## [PROBLEM STATEMENT]
The records below should be printed once more, exactly as they appear.

== INPUT RECORDS

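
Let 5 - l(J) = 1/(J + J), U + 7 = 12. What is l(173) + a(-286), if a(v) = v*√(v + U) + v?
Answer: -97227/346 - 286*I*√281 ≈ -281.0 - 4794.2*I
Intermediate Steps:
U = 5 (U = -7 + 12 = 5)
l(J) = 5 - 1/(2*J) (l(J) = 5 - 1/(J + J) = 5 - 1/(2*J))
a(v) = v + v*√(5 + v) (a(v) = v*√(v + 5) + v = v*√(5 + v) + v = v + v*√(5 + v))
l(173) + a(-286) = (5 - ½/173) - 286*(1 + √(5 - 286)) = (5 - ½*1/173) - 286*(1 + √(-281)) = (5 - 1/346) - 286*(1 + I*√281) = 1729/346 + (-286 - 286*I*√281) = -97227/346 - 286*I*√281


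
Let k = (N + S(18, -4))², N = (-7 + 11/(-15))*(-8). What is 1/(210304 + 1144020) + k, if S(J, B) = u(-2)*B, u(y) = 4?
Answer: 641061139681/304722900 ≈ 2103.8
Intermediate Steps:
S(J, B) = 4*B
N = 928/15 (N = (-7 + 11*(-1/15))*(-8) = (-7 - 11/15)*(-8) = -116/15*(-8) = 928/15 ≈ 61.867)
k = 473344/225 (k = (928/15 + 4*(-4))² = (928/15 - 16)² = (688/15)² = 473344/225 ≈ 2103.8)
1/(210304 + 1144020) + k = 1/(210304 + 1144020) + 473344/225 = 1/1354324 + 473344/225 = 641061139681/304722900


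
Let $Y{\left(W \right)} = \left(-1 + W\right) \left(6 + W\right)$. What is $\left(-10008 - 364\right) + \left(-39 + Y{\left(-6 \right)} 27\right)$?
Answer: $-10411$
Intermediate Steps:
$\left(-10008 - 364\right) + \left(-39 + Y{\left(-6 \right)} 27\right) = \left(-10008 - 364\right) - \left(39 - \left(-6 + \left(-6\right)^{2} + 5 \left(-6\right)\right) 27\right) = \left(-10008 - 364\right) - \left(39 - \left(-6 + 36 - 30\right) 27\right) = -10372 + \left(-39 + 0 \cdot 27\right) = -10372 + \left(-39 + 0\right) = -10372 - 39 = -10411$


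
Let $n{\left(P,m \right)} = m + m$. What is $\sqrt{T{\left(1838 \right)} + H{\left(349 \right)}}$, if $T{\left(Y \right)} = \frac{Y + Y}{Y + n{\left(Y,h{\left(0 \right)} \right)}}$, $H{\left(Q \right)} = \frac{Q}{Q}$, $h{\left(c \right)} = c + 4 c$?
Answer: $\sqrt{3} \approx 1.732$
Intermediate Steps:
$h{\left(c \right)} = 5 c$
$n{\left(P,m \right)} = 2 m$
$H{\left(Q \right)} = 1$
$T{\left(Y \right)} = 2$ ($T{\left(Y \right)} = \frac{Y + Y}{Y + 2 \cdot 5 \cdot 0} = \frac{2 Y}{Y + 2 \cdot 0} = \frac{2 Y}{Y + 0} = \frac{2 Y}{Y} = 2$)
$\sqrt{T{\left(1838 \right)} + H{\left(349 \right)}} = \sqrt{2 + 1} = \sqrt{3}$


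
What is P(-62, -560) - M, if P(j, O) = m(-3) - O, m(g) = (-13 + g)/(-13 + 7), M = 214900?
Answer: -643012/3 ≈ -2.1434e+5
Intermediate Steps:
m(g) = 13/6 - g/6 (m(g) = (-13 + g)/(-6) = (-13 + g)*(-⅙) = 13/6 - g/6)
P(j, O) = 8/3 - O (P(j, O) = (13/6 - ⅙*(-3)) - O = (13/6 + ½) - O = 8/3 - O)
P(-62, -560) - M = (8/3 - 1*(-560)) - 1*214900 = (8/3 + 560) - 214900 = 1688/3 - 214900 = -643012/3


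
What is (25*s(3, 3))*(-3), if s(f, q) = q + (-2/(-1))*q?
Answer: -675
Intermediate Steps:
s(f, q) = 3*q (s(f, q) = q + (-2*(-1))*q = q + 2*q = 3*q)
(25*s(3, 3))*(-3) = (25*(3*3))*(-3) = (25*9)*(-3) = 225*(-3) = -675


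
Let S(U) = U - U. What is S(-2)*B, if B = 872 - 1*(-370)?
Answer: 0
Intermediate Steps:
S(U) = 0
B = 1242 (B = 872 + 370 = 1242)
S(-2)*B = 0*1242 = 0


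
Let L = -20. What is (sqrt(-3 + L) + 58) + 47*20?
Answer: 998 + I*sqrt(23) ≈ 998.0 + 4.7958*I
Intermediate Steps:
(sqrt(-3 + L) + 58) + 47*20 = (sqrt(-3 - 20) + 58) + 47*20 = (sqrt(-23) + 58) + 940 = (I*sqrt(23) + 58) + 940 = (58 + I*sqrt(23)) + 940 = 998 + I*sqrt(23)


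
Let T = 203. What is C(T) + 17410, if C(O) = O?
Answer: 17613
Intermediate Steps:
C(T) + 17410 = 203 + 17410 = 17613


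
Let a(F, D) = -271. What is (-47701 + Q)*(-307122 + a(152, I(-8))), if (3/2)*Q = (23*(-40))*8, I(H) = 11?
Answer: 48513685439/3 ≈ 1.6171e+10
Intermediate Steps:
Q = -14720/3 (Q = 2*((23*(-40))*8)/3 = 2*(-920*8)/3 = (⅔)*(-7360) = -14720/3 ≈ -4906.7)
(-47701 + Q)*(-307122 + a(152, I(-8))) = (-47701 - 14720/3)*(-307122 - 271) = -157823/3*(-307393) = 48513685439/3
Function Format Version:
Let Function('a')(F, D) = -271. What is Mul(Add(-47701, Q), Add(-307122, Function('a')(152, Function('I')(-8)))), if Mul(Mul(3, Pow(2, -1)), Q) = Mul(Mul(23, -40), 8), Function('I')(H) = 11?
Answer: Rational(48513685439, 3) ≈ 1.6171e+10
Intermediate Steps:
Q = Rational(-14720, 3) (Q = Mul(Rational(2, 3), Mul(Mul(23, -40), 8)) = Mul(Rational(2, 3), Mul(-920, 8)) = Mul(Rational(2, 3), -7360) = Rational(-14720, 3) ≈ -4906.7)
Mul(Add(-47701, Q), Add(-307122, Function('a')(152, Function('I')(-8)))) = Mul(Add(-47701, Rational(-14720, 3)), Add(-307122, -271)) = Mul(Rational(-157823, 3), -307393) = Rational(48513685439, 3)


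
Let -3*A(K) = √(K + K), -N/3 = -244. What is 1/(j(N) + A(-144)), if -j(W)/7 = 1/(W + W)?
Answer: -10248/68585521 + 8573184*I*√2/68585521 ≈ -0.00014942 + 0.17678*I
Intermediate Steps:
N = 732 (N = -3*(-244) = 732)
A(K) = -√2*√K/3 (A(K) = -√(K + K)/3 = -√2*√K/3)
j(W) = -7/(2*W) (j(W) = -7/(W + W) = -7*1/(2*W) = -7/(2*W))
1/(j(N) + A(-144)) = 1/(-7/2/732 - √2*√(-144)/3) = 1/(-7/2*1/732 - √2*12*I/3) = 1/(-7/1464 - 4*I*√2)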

====

## [SOLUTION TO THIS TASK]
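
Let 5 - l(J) = 1/(J + J), U + 7 = 12. What is l(173) + a(-286), if a(v) = v*√(v + U) + v?
Answer: -97227/346 - 286*I*√281 ≈ -281.0 - 4794.2*I
Intermediate Steps:
U = 5 (U = -7 + 12 = 5)
l(J) = 5 - 1/(2*J) (l(J) = 5 - 1/(J + J) = 5 - 1/(2*J))
a(v) = v + v*√(5 + v) (a(v) = v*√(v + 5) + v = v*√(5 + v) + v = v + v*√(5 + v))
l(173) + a(-286) = (5 - ½/173) - 286*(1 + √(5 - 286)) = (5 - ½*1/173) - 286*(1 + √(-281)) = (5 - 1/346) - 286*(1 + I*√281) = 1729/346 + (-286 - 286*I*√281) = -97227/346 - 286*I*√281


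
Let k = (N + S(18, -4))², N = (-7 + 11/(-15))*(-8). What is 1/(210304 + 1144020) + k, if S(J, B) = u(-2)*B, u(y) = 4?
Answer: 641061139681/304722900 ≈ 2103.8
Intermediate Steps:
S(J, B) = 4*B
N = 928/15 (N = (-7 + 11*(-1/15))*(-8) = (-7 - 11/15)*(-8) = -116/15*(-8) = 928/15 ≈ 61.867)
k = 473344/225 (k = (928/15 + 4*(-4))² = (928/15 - 16)² = (688/15)² = 473344/225 ≈ 2103.8)
1/(210304 + 1144020) + k = 1/(210304 + 1144020) + 473344/225 = 1/1354324 + 473344/225 = 641061139681/304722900


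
Let $Y{\left(W \right)} = \left(-1 + W\right) \left(6 + W\right)$. What is $\left(-10008 - 364\right) + \left(-39 + Y{\left(-6 \right)} 27\right)$?
Answer: $-10411$
Intermediate Steps:
$\left(-10008 - 364\right) + \left(-39 + Y{\left(-6 \right)} 27\right) = \left(-10008 - 364\right) - \left(39 - \left(-6 + \left(-6\right)^{2} + 5 \left(-6\right)\right) 27\right) = \left(-10008 - 364\right) - \left(39 - \left(-6 + 36 - 30\right) 27\right) = -10372 + \left(-39 + 0 \cdot 27\right) = -10372 + \left(-39 + 0\right) = -10372 - 39 = -10411$


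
Let $n{\left(P,m \right)} = m + m$. What is $\sqrt{T{\left(1838 \right)} + H{\left(349 \right)}}$, if $T{\left(Y \right)} = \frac{Y + Y}{Y + n{\left(Y,h{\left(0 \right)} \right)}}$, $H{\left(Q \right)} = \frac{Q}{Q}$, $h{\left(c \right)} = c + 4 c$?
Answer: $\sqrt{3} \approx 1.732$
Intermediate Steps:
$h{\left(c \right)} = 5 c$
$n{\left(P,m \right)} = 2 m$
$H{\left(Q \right)} = 1$
$T{\left(Y \right)} = 2$ ($T{\left(Y \right)} = \frac{Y + Y}{Y + 2 \cdot 5 \cdot 0} = \frac{2 Y}{Y + 2 \cdot 0} = \frac{2 Y}{Y + 0} = \frac{2 Y}{Y} = 2$)
$\sqrt{T{\left(1838 \right)} + H{\left(349 \right)}} = \sqrt{2 + 1} = \sqrt{3}$


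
What is P(-62, -560) - M, if P(j, O) = m(-3) - O, m(g) = (-13 + g)/(-13 + 7), M = 214900?
Answer: -643012/3 ≈ -2.1434e+5
Intermediate Steps:
m(g) = 13/6 - g/6 (m(g) = (-13 + g)/(-6) = (-13 + g)*(-⅙) = 13/6 - g/6)
P(j, O) = 8/3 - O (P(j, O) = (13/6 - ⅙*(-3)) - O = (13/6 + ½) - O = 8/3 - O)
P(-62, -560) - M = (8/3 - 1*(-560)) - 1*214900 = (8/3 + 560) - 214900 = 1688/3 - 214900 = -643012/3


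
What is (25*s(3, 3))*(-3), if s(f, q) = q + (-2/(-1))*q?
Answer: -675
Intermediate Steps:
s(f, q) = 3*q (s(f, q) = q + (-2*(-1))*q = q + 2*q = 3*q)
(25*s(3, 3))*(-3) = (25*(3*3))*(-3) = (25*9)*(-3) = 225*(-3) = -675


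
Let S(U) = U - U. What is S(-2)*B, if B = 872 - 1*(-370)?
Answer: 0
Intermediate Steps:
S(U) = 0
B = 1242 (B = 872 + 370 = 1242)
S(-2)*B = 0*1242 = 0


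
Let L = -20. What is (sqrt(-3 + L) + 58) + 47*20?
Answer: 998 + I*sqrt(23) ≈ 998.0 + 4.7958*I
Intermediate Steps:
(sqrt(-3 + L) + 58) + 47*20 = (sqrt(-3 - 20) + 58) + 47*20 = (sqrt(-23) + 58) + 940 = (I*sqrt(23) + 58) + 940 = (58 + I*sqrt(23)) + 940 = 998 + I*sqrt(23)


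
Let T = 203. What is C(T) + 17410, if C(O) = O?
Answer: 17613
Intermediate Steps:
C(T) + 17410 = 203 + 17410 = 17613


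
Let a(F, D) = -271. What is (-47701 + Q)*(-307122 + a(152, I(-8))), if (3/2)*Q = (23*(-40))*8, I(H) = 11?
Answer: 48513685439/3 ≈ 1.6171e+10
Intermediate Steps:
Q = -14720/3 (Q = 2*((23*(-40))*8)/3 = 2*(-920*8)/3 = (⅔)*(-7360) = -14720/3 ≈ -4906.7)
(-47701 + Q)*(-307122 + a(152, I(-8))) = (-47701 - 14720/3)*(-307122 - 271) = -157823/3*(-307393) = 48513685439/3
Function Format Version:
Let Function('a')(F, D) = -271. What is Mul(Add(-47701, Q), Add(-307122, Function('a')(152, Function('I')(-8)))), if Mul(Mul(3, Pow(2, -1)), Q) = Mul(Mul(23, -40), 8), Function('I')(H) = 11?
Answer: Rational(48513685439, 3) ≈ 1.6171e+10
Intermediate Steps:
Q = Rational(-14720, 3) (Q = Mul(Rational(2, 3), Mul(Mul(23, -40), 8)) = Mul(Rational(2, 3), Mul(-920, 8)) = Mul(Rational(2, 3), -7360) = Rational(-14720, 3) ≈ -4906.7)
Mul(Add(-47701, Q), Add(-307122, Function('a')(152, Function('I')(-8)))) = Mul(Add(-47701, Rational(-14720, 3)), Add(-307122, -271)) = Mul(Rational(-157823, 3), -307393) = Rational(48513685439, 3)


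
Let -3*A(K) = √(K + K), -N/3 = -244. What is 1/(j(N) + A(-144)), if -j(W)/7 = 1/(W + W)?
Answer: -10248/68585521 + 8573184*I*√2/68585521 ≈ -0.00014942 + 0.17678*I
Intermediate Steps:
N = 732 (N = -3*(-244) = 732)
A(K) = -√2*√K/3 (A(K) = -√(K + K)/3 = -√2*√K/3)
j(W) = -7/(2*W) (j(W) = -7/(W + W) = -7*1/(2*W) = -7/(2*W))
1/(j(N) + A(-144)) = 1/(-7/2/732 - √2*√(-144)/3) = 1/(-7/2*1/732 - √2*12*I/3) = 1/(-7/1464 - 4*I*√2)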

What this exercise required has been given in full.